**What is being asked**
Retype the full set of records. Keep every character identical.

(Collected data)
[Start of section]
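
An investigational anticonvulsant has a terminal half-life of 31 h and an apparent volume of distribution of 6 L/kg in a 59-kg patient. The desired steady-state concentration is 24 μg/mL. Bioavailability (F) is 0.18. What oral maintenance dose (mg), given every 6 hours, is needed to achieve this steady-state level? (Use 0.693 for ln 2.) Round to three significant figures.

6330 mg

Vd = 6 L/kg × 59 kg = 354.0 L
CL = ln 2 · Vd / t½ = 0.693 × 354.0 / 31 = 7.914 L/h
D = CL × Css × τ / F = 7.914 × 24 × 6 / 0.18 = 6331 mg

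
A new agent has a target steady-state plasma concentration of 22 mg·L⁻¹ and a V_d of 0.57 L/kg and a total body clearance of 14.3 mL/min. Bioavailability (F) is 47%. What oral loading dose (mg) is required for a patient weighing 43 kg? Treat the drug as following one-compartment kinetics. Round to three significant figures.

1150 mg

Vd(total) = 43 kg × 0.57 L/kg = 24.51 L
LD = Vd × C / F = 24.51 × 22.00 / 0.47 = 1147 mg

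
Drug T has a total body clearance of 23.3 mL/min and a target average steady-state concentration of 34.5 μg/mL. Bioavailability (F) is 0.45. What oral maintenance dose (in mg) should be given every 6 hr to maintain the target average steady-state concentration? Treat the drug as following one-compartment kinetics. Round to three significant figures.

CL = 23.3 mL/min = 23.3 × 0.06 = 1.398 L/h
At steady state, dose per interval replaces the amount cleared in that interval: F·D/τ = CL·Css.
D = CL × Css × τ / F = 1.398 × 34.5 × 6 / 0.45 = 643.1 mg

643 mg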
[End of section]
**Answer below**
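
An investigational anticonvulsant has a terminal half-life of 31 h and an apparent volume of distribution of 6 L/kg in a 59-kg patient. The desired steady-state concentration is 24 μg/mL. Bioavailability (F) is 0.18. What oral maintenance dose (mg), given every 6 hours, is needed to achieve this steady-state level? (Use 0.693 for ln 2.) Round to three significant figures.

6330 mg

Vd = 6 L/kg × 59 kg = 354.0 L
CL = ln 2 · Vd / t½ = 0.693 × 354.0 / 31 = 7.914 L/h
D = CL × Css × τ / F = 7.914 × 24 × 6 / 0.18 = 6331 mg

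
A new agent has a target steady-state plasma concentration of 22 mg·L⁻¹ and a V_d of 0.57 L/kg and a total body clearance of 14.3 mL/min. Bioavailability (F) is 47%. What oral loading dose (mg) is required for a patient weighing 43 kg? Treat the drug as following one-compartment kinetics. Round to three significant figures.

1150 mg

Vd(total) = 43 kg × 0.57 L/kg = 24.51 L
LD = Vd × C / F = 24.51 × 22.00 / 0.47 = 1147 mg

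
Drug T has a total body clearance of 23.3 mL/min and a target average steady-state concentration of 34.5 μg/mL. Bioavailability (F) is 0.45. What oral maintenance dose (in mg) should be given every 6 hr to maintain the target average steady-state concentration? Treat the drug as following one-compartment kinetics. Round to three significant figures.

CL = 23.3 mL/min = 23.3 × 0.06 = 1.398 L/h
At steady state, dose per interval replaces the amount cleared in that interval: F·D/τ = CL·Css.
D = CL × Css × τ / F = 1.398 × 34.5 × 6 / 0.45 = 643.1 mg

643 mg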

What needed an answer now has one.